### REQUIRED ACTION
Reproduce, from the lines below, exactly the stretch that begins at the line containing "Let M(Z) = -3." and ends at the line containing "Answer: 32111", both included.

### Saved data entries
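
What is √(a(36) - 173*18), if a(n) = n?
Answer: 9*I*√38 ≈ 55.48*I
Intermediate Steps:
√(a(36) - 173*18) = √(36 - 173*18) = √(36 - 3114) = √(-3078) = 9*I*√38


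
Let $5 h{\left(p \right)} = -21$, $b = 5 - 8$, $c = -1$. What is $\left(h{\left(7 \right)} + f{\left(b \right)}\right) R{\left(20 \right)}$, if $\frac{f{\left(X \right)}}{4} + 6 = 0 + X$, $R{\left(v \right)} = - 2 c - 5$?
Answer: $\frac{603}{5} \approx 120.6$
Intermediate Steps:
$R{\left(v \right)} = -3$ ($R{\left(v \right)} = \left(-2\right) \left(-1\right) - 5 = 2 - 5 = -3$)
$b = -3$ ($b = 5 - 8 = -3$)
$h{\left(p \right)} = - \frac{21}{5}$ ($h{\left(p \right)} = \frac{1}{5} \left(-21\right) = - \frac{21}{5}$)
$f{\left(X \right)} = -24 + 4 X$ ($f{\left(X \right)} = -24 + 4 \left(0 + X\right) = -24 + 4 X$)
$\left(h{\left(7 \right)} + f{\left(b \right)}\right) R{\left(20 \right)} = \left(- \frac{21}{5} + \left(-24 + 4 \left(-3\right)\right)\right) \left(-3\right) = \left(- \frac{21}{5} - 36\right) \left(-3\right) = \left(- \frac{201}{5}\right) \left(-3\right) = \frac{603}{5}$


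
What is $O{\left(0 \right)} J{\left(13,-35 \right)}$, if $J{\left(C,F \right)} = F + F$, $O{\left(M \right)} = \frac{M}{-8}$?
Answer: $0$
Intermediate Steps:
$O{\left(M \right)} = - \frac{M}{8}$ ($O{\left(M \right)} = M \left(- \frac{1}{8}\right) = - \frac{M}{8}$)
$J{\left(C,F \right)} = 2 F$
$O{\left(0 \right)} J{\left(13,-35 \right)} = \left(- \frac{1}{8}\right) 0 \cdot 2 \left(-35\right) = 0 \left(-70\right) = 0$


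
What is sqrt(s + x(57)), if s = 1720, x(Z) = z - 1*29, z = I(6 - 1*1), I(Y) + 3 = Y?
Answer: sqrt(1693) ≈ 41.146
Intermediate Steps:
I(Y) = -3 + Y
z = 2 (z = -3 + (6 - 1*1) = -3 + (6 - 1) = -3 + 5 = 2)
x(Z) = -27 (x(Z) = 2 - 1*29 = 2 - 29 = -27)
sqrt(s + x(57)) = sqrt(1720 - 27) = sqrt(1693)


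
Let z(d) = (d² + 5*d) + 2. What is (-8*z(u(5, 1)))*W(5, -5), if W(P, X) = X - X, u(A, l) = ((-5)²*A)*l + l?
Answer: 0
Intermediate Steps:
u(A, l) = l + 25*A*l (u(A, l) = (25*A)*l + l = 25*A*l + l = l + 25*A*l)
W(P, X) = 0
z(d) = 2 + d² + 5*d
(-8*z(u(5, 1)))*W(5, -5) = -8*(2 + (1*(1 + 25*5))² + 5*(1*(1 + 25*5)))*0 = -8*(2 + (1*(1 + 125))² + 5*(1*(1 + 125)))*0 = -8*(2 + (1*126)² + 5*(1*126))*0 = -8*(2 + 126² + 5*126)*0 = -8*(2 + 15876 + 630)*0 = -8*16508*0 = -132064*0 = 0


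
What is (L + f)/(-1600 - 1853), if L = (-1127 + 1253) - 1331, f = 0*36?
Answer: 1205/3453 ≈ 0.34897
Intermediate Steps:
f = 0
L = -1205 (L = 126 - 1331 = -1205)
(L + f)/(-1600 - 1853) = (-1205 + 0)/(-1600 - 1853) = -1205/(-3453) = -1205*(-1/3453) = 1205/3453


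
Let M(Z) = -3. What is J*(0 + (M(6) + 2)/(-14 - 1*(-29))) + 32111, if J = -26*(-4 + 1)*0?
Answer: 32111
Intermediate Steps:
J = 0 (J = -(-78)*0 = -26*0 = 0)
J*(0 + (M(6) + 2)/(-14 - 1*(-29))) + 32111 = 0*(0 + (-3 + 2)/(-14 - 1*(-29))) + 32111 = 0*(0 - 1/(-14 + 29)) + 32111 = 0*(0 - 1/15) + 32111 = 0*(-1/15) + 32111 = 0 + 32111 = 32111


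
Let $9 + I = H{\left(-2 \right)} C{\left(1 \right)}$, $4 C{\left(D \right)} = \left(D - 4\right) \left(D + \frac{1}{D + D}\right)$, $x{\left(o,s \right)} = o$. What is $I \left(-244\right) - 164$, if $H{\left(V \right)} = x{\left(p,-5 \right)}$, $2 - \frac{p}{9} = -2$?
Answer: $11914$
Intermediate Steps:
$p = 36$ ($p = 18 - -18 = 18 + 18 = 36$)
$C{\left(D \right)} = \frac{\left(-4 + D\right) \left(D + \frac{1}{2 D}\right)}{4}$ ($C{\left(D \right)} = \frac{\left(D - 4\right) \left(D + \frac{1}{D + D}\right)}{4} = \frac{\left(-4 + D\right) \left(D + \frac{1}{2 D}\right)}{4}$)
$H{\left(V \right)} = 36$
$I = - \frac{99}{2}$ ($I = -9 + 36 \left(\frac{1}{8} - 1 - \frac{1}{2 \cdot 1} + \frac{1^{2}}{4}\right) = -9 + 36 \left(\frac{1}{8} - 1 - \frac{1}{2} + \frac{1}{4} \cdot 1\right) = -9 + 36 \left(\frac{1}{8} - 1 - \frac{1}{2} + \frac{1}{4}\right) = -9 + 36 \left(- \frac{9}{8}\right) = -9 - \frac{81}{2} = - \frac{99}{2} \approx -49.5$)
$I \left(-244\right) - 164 = \left(- \frac{99}{2}\right) \left(-244\right) - 164 = 12078 - 164 = 11914$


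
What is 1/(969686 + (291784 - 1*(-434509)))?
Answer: 1/1695979 ≈ 5.8963e-7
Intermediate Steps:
1/(969686 + (291784 - 1*(-434509))) = 1/(969686 + (291784 + 434509)) = 1/(969686 + 726293) = 1/1695979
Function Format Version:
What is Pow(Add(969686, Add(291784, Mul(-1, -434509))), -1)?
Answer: Rational(1, 1695979) ≈ 5.8963e-7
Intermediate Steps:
Pow(Add(969686, Add(291784, Mul(-1, -434509))), -1) = Pow(Add(969686, Add(291784, 434509)), -1) = Pow(Add(969686, 726293), -1) = Pow(1695979, -1) = Rational(1, 1695979)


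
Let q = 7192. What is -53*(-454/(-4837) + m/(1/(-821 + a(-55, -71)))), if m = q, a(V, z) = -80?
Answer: 1661217205050/4837 ≈ 3.4344e+8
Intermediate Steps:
m = 7192
-53*(-454/(-4837) + m/(1/(-821 + a(-55, -71)))) = -53*(-454/(-4837) + 7192/(1/(-821 - 80))) = -53*(-454*(-1/4837) + 7192/(1/(-901))) = -53*(454/4837 + 7192/(-1/901)) = -53*(454/4837 + 7192*(-901)) = -53*(454/4837 - 6479992) = -53*(-31343720850/4837) = 1661217205050/4837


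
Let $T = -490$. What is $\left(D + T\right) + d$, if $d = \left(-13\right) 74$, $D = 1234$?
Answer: $-218$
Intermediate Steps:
$d = -962$
$\left(D + T\right) + d = \left(1234 - 490\right) - 962 = 744 - 962 = -218$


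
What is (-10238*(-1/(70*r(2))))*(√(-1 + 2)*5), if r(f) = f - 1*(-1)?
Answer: 5119/21 ≈ 243.76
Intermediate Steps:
r(f) = 1 + f (r(f) = f + 1 = 1 + f)
(-10238*(-1/(70*r(2))))*(√(-1 + 2)*5) = (-10238*(-1/(70*(1 + 2))))*(√(-1 + 2)*5) = (-10238/((7*3)*(-10)))*(√1*5) = (-10238/(21*(-10)))*(1*5) = -10238/(-210)*5 = -10238*(-1/210)*5 = (5119/105)*5 = 5119/21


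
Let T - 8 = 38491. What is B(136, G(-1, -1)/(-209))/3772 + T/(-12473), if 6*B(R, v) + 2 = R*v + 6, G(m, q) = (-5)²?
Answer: -45533909671/14749596906 ≈ -3.0871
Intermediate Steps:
T = 38499 (T = 8 + 38491 = 38499)
G(m, q) = 25
B(R, v) = ⅔ + R*v/6 (B(R, v) = -⅓ + (R*v + 6)/6 = -⅓ + (6 + R*v)/6 = -⅓ + (1 + R*v/6) = ⅔ + R*v/6)
B(136, G(-1, -1)/(-209))/3772 + T/(-12473) = (⅔ + (⅙)*136*(25/(-209)))/3772 + 38499/(-12473) = (⅔ + (⅙)*136*(25*(-1/209)))*(1/3772) + 38499*(-1/12473) = (⅔ + (⅙)*136*(-25/209))*(1/3772) - 38499/12473 = (⅔ - 1700/627)*(1/3772) - 38499/12473 = -1282/627*1/3772 - 38499/12473 = -641/1182522 - 38499/12473 = -45533909671/14749596906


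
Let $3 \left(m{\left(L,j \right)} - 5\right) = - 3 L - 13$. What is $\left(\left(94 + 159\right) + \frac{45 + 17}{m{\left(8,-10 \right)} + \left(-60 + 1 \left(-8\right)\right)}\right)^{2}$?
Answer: $\frac{812022016}{12769} \approx 63593.0$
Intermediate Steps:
$m{\left(L,j \right)} = \frac{2}{3} - L$ ($m{\left(L,j \right)} = 5 + \frac{- 3 L - 13}{3} = 5 + \frac{-13 - 3 L}{3} = 5 - \left(\frac{13}{3} + L\right) = \frac{2}{3} - L$)
$\left(\left(94 + 159\right) + \frac{45 + 17}{m{\left(8,-10 \right)} + \left(-60 + 1 \left(-8\right)\right)}\right)^{2} = \left(\left(94 + 159\right) + \frac{45 + 17}{\left(\frac{2}{3} - 8\right) + \left(-60 + 1 \left(-8\right)\right)}\right)^{2} = \left(253 + \frac{62}{\left(\frac{2}{3} - 8\right) - 68}\right)^{2} = \left(253 + \frac{62}{- \frac{22}{3} - 68}\right)^{2} = \left(253 + \frac{62}{- \frac{226}{3}}\right)^{2} = \left(253 + 62 \left(- \frac{3}{226}\right)\right)^{2} = \left(253 - \frac{93}{113}\right)^{2} = \left(\frac{28496}{113}\right)^{2} = \frac{812022016}{12769}$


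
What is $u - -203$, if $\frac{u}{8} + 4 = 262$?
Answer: $2267$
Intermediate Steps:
$u = 2064$ ($u = -32 + 8 \cdot 262 = -32 + 2096 = 2064$)
$u - -203 = 2064 - -203 = 2064 + 203 = 2267$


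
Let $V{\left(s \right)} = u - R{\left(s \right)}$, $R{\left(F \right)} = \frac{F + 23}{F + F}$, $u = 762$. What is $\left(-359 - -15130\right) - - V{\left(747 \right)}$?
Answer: $\frac{11602766}{747} \approx 15532.0$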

### FINAL ANSWER
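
Let M(Z) = -3. What is J*(0 + (M(6) + 2)/(-14 - 1*(-29))) + 32111, if J = -26*(-4 + 1)*0?
Answer: 32111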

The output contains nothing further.